### EXERCISE BRIEF
In your answer, reproduce exactly the lines from the beginning of the listing below through the one containing "acc := 3*h;", and only those lines.

### MATERIAL SUPPLIED
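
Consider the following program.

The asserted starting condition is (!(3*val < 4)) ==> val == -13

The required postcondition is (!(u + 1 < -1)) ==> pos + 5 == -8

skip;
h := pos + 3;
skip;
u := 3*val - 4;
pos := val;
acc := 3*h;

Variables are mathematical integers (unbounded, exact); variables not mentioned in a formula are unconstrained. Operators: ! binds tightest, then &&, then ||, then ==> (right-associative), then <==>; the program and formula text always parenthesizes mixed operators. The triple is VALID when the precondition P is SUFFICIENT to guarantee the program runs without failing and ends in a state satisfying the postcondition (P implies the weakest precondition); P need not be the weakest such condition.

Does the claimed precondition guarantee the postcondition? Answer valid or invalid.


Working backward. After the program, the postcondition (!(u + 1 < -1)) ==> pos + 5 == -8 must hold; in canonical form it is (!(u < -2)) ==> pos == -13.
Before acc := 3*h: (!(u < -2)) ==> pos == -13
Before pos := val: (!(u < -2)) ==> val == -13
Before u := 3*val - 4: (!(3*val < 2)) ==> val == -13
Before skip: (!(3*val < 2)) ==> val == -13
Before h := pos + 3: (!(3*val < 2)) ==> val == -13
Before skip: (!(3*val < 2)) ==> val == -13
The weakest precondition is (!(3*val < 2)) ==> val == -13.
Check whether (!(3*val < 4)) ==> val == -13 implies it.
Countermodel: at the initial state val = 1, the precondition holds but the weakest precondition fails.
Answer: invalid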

### RESULT OF THIS EXERCISE
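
Consider the following program.

The asserted starting condition is (!(3*val < 4)) ==> val == -13

The required postcondition is (!(u + 1 < -1)) ==> pos + 5 == -8

skip;
h := pos + 3;
skip;
u := 3*val - 4;
pos := val;
acc := 3*h;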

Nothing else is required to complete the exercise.